*** Opening Source records ***

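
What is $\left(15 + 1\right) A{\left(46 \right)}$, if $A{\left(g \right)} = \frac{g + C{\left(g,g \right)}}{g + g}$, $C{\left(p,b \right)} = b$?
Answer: $16$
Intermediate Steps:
$A{\left(g \right)} = 1$ ($A{\left(g \right)} = \frac{g + g}{g + g} = \frac{2 g}{2 g} = 2 g \frac{1}{2 g} = 1$)
$\left(15 + 1\right) A{\left(46 \right)} = \left(15 + 1\right) 1 = 16 \cdot 1 = 16$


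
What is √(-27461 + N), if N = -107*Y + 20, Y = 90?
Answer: 3*I*√4119 ≈ 192.54*I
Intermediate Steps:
N = -9610 (N = -107*90 + 20 = -9630 + 20 = -9610)
√(-27461 + N) = √(-27461 - 9610) = √(-37071) = 3*I*√4119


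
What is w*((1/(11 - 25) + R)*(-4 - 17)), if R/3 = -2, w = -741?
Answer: -188955/2 ≈ -94478.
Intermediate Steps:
R = -6 (R = 3*(-2) = -6)
w*((1/(11 - 25) + R)*(-4 - 17)) = -741*(1/(11 - 25) - 6)*(-4 - 17) = -741*(1/(-14) - 6)*(-21) = -741*(-1/14 - 6)*(-21) = -(-62985)*(-21)/14 = -741*255/2 = -188955/2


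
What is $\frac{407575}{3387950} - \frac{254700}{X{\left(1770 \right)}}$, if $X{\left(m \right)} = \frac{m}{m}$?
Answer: $- \frac{34516418297}{135518} \approx -2.547 \cdot 10^{5}$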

*** Closing Source records ***

* [What to work on]: Could you transcribe the whole listing exactly?

* [Answer for the task]:
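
What is $\left(15 + 1\right) A{\left(46 \right)}$, if $A{\left(g \right)} = \frac{g + C{\left(g,g \right)}}{g + g}$, $C{\left(p,b \right)} = b$?
Answer: $16$
Intermediate Steps:
$A{\left(g \right)} = 1$ ($A{\left(g \right)} = \frac{g + g}{g + g} = \frac{2 g}{2 g} = 2 g \frac{1}{2 g} = 1$)
$\left(15 + 1\right) A{\left(46 \right)} = \left(15 + 1\right) 1 = 16 \cdot 1 = 16$


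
What is √(-27461 + N), if N = -107*Y + 20, Y = 90?
Answer: 3*I*√4119 ≈ 192.54*I
Intermediate Steps:
N = -9610 (N = -107*90 + 20 = -9630 + 20 = -9610)
√(-27461 + N) = √(-27461 - 9610) = √(-37071) = 3*I*√4119


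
What is w*((1/(11 - 25) + R)*(-4 - 17)), if R/3 = -2, w = -741?
Answer: -188955/2 ≈ -94478.
Intermediate Steps:
R = -6 (R = 3*(-2) = -6)
w*((1/(11 - 25) + R)*(-4 - 17)) = -741*(1/(11 - 25) - 6)*(-4 - 17) = -741*(1/(-14) - 6)*(-21) = -741*(-1/14 - 6)*(-21) = -(-62985)*(-21)/14 = -741*255/2 = -188955/2


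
What is $\frac{407575}{3387950} - \frac{254700}{X{\left(1770 \right)}}$, if $X{\left(m \right)} = \frac{m}{m}$?
Answer: $- \frac{34516418297}{135518} \approx -2.547 \cdot 10^{5}$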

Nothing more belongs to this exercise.